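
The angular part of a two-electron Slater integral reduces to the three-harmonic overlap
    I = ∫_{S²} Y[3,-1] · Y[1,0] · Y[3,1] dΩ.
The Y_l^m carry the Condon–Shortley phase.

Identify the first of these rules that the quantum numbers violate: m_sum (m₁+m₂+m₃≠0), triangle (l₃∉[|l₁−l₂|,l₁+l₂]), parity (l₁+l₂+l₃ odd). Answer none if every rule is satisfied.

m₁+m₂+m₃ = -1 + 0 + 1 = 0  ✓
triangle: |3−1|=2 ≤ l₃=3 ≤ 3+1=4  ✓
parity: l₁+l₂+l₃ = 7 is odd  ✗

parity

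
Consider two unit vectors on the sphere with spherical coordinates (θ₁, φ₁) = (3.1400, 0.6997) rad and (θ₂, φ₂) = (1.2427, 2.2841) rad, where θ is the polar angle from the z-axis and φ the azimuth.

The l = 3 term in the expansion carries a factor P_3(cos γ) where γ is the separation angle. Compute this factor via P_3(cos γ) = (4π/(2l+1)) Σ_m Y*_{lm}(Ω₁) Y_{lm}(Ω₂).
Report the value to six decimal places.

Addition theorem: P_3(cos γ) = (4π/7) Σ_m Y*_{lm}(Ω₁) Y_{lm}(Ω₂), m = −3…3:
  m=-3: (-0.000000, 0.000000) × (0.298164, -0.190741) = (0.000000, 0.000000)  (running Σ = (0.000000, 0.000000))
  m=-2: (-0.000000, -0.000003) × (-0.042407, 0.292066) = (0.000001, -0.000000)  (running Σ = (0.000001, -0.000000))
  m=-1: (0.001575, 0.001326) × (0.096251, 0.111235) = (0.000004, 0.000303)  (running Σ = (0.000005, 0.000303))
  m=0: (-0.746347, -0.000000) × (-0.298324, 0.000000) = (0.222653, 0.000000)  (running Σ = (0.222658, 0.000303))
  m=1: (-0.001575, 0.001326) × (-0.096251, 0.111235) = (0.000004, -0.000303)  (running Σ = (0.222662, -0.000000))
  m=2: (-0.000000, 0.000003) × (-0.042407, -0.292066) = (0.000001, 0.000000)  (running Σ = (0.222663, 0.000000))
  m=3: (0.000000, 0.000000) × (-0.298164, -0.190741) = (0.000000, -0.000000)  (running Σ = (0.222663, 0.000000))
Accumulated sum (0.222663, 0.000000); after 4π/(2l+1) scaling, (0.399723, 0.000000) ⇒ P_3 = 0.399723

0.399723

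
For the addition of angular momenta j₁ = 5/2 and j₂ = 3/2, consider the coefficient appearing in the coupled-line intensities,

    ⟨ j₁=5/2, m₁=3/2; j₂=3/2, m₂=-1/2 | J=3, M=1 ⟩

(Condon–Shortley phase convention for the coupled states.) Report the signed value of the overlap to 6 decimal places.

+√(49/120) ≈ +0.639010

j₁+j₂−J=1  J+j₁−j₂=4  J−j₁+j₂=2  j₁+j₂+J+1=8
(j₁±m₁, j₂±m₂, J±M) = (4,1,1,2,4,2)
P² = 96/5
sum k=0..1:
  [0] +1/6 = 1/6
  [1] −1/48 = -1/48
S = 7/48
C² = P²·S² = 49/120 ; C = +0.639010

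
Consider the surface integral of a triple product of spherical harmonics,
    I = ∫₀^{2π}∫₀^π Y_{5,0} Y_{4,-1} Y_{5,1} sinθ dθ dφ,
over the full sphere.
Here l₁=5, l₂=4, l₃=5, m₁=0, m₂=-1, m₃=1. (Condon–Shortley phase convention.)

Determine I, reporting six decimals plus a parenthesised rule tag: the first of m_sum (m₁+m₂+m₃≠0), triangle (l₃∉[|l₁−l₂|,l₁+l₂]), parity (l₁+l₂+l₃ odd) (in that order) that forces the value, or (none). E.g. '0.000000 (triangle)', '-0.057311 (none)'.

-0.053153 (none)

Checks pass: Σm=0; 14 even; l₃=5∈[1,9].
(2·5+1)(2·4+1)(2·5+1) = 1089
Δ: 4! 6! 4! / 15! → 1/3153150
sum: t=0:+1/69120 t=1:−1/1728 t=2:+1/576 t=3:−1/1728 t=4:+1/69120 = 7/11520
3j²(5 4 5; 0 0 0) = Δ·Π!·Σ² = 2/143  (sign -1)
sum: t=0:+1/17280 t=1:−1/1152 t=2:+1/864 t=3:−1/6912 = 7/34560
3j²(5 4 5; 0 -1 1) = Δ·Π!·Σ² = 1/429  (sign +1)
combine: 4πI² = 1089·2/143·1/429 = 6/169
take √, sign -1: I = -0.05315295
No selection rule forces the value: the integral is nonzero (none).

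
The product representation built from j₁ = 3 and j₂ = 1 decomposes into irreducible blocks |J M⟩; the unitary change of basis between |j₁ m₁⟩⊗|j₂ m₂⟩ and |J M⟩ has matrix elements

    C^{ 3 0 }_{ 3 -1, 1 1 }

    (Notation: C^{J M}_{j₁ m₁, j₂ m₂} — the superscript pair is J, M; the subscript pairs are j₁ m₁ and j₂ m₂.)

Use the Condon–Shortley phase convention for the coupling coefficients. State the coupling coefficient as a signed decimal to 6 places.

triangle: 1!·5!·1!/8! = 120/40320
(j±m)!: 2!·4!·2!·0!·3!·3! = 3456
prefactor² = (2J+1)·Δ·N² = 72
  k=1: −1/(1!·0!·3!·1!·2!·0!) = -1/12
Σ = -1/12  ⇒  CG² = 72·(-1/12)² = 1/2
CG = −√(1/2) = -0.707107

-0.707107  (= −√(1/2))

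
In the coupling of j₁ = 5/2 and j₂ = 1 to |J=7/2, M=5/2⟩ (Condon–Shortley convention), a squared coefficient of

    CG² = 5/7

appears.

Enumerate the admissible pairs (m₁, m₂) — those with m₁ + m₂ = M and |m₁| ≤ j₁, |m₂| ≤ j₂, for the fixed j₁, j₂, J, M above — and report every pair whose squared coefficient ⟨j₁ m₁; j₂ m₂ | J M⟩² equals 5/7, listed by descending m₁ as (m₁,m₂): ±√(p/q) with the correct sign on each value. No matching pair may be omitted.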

--- --- ---

## About this task
For each line of the material that contains the word "product", make a copy.

## Solution to the problem
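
Consider the surface integral of a triple product of spherical harmonics,
The product representation built from j₁ = 3 and j₂ = 1 decomposes into irreducible blocks |J M⟩; the unitary change of basis between |j₁ m₁⟩⊗|j₂ m₂⟩ and |J M⟩ has matrix elements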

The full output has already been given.